DIRECTIONS FOR THIS TASK: All records after this line are to be returned verbatim.

SOURCE DATA:
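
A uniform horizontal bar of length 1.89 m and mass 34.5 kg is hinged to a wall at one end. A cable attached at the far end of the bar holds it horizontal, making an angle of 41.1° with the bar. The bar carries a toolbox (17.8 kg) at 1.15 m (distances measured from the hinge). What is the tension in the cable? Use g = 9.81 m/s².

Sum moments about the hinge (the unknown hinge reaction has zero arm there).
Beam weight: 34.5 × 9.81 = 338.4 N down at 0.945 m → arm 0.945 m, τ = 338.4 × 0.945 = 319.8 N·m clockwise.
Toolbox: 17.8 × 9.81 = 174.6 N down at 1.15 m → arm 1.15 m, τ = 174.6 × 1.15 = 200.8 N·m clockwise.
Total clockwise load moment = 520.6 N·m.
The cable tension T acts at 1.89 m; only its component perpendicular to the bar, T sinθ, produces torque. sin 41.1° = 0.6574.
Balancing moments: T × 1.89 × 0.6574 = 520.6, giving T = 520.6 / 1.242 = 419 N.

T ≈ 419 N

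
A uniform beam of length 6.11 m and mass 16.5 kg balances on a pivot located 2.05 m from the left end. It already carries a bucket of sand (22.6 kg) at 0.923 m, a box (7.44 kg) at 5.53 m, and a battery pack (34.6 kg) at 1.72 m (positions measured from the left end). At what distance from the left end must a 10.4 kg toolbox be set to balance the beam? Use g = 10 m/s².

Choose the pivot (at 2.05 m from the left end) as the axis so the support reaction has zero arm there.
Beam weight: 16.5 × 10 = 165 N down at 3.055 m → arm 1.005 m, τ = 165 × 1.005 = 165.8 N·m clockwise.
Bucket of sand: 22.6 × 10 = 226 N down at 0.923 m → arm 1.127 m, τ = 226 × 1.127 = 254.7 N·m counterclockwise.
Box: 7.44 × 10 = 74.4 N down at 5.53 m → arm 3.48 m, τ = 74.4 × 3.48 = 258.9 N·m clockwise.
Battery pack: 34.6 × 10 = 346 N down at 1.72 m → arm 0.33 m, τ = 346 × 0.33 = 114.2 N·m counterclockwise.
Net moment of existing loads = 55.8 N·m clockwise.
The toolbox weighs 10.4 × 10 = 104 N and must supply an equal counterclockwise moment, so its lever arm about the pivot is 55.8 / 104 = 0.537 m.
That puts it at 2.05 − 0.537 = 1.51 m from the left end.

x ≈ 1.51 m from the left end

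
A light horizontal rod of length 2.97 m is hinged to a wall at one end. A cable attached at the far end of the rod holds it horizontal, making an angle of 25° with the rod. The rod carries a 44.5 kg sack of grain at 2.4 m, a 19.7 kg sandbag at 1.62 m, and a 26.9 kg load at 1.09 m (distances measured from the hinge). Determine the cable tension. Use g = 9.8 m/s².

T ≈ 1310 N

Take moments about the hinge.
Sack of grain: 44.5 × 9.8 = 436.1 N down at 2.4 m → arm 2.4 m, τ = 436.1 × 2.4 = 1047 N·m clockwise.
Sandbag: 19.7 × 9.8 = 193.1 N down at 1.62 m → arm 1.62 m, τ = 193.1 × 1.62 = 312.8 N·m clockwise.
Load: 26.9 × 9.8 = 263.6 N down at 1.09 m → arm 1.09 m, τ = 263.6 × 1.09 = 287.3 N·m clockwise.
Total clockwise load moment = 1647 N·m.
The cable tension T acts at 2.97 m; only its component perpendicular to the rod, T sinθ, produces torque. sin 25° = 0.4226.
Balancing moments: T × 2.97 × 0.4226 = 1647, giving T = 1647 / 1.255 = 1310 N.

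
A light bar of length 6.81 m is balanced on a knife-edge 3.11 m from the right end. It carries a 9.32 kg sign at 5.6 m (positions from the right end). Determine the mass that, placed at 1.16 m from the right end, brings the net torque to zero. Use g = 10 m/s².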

ANSWER SPACE:
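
A uniform horizontal bar of length 1.89 m and mass 34.5 kg is hinged to a wall at one end. A cable attached at the far end of the bar holds it horizontal, making an angle of 41.1° with the bar. The bar carries a toolbox (17.8 kg) at 1.15 m (distances measured from the hinge). What is the tension in the cable? Use g = 9.81 m/s².

Sum moments about the hinge (the unknown hinge reaction has zero arm there).
Beam weight: 34.5 × 9.81 = 338.4 N down at 0.945 m → arm 0.945 m, τ = 338.4 × 0.945 = 319.8 N·m clockwise.
Toolbox: 17.8 × 9.81 = 174.6 N down at 1.15 m → arm 1.15 m, τ = 174.6 × 1.15 = 200.8 N·m clockwise.
Total clockwise load moment = 520.6 N·m.
The cable tension T acts at 1.89 m; only its component perpendicular to the bar, T sinθ, produces torque. sin 41.1° = 0.6574.
Balancing moments: T × 1.89 × 0.6574 = 520.6, giving T = 520.6 / 1.242 = 419 N.

T ≈ 419 N

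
A uniform beam of length 6.11 m and mass 16.5 kg balances on a pivot located 2.05 m from the left end. It already carries a bucket of sand (22.6 kg) at 0.923 m, a box (7.44 kg) at 5.53 m, and a battery pack (34.6 kg) at 1.72 m (positions measured from the left end). At what distance from the left end must a 10.4 kg toolbox be set to balance the beam? Use g = 10 m/s².

Choose the pivot (at 2.05 m from the left end) as the axis so the support reaction has zero arm there.
Beam weight: 16.5 × 10 = 165 N down at 3.055 m → arm 1.005 m, τ = 165 × 1.005 = 165.8 N·m clockwise.
Bucket of sand: 22.6 × 10 = 226 N down at 0.923 m → arm 1.127 m, τ = 226 × 1.127 = 254.7 N·m counterclockwise.
Box: 7.44 × 10 = 74.4 N down at 5.53 m → arm 3.48 m, τ = 74.4 × 3.48 = 258.9 N·m clockwise.
Battery pack: 34.6 × 10 = 346 N down at 1.72 m → arm 0.33 m, τ = 346 × 0.33 = 114.2 N·m counterclockwise.
Net moment of existing loads = 55.8 N·m clockwise.
The toolbox weighs 10.4 × 10 = 104 N and must supply an equal counterclockwise moment, so its lever arm about the pivot is 55.8 / 104 = 0.537 m.
That puts it at 2.05 − 0.537 = 1.51 m from the left end.

x ≈ 1.51 m from the left end

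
A light horizontal rod of length 2.97 m is hinged to a wall at one end. A cable attached at the far end of the rod holds it horizontal, making an angle of 25° with the rod. The rod carries a 44.5 kg sack of grain at 2.4 m, a 19.7 kg sandbag at 1.62 m, and a 26.9 kg load at 1.09 m (distances measured from the hinge). Determine the cable tension. Use g = 9.8 m/s².

T ≈ 1310 N

Take moments about the hinge.
Sack of grain: 44.5 × 9.8 = 436.1 N down at 2.4 m → arm 2.4 m, τ = 436.1 × 2.4 = 1047 N·m clockwise.
Sandbag: 19.7 × 9.8 = 193.1 N down at 1.62 m → arm 1.62 m, τ = 193.1 × 1.62 = 312.8 N·m clockwise.
Load: 26.9 × 9.8 = 263.6 N down at 1.09 m → arm 1.09 m, τ = 263.6 × 1.09 = 287.3 N·m clockwise.
Total clockwise load moment = 1647 N·m.
The cable tension T acts at 2.97 m; only its component perpendicular to the rod, T sinθ, produces torque. sin 25° = 0.4226.
Balancing moments: T × 2.97 × 0.4226 = 1647, giving T = 1647 / 1.255 = 1310 N.

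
A light bar of length 6.81 m is balanced on a knife-edge 3.11 m from the right end. It carries a 9.32 kg sign at 5.6 m (positions from the right end). Determine the mass that, placed at 1.16 m from the right end, brings the net torque to zero. Use g = 10 m/s².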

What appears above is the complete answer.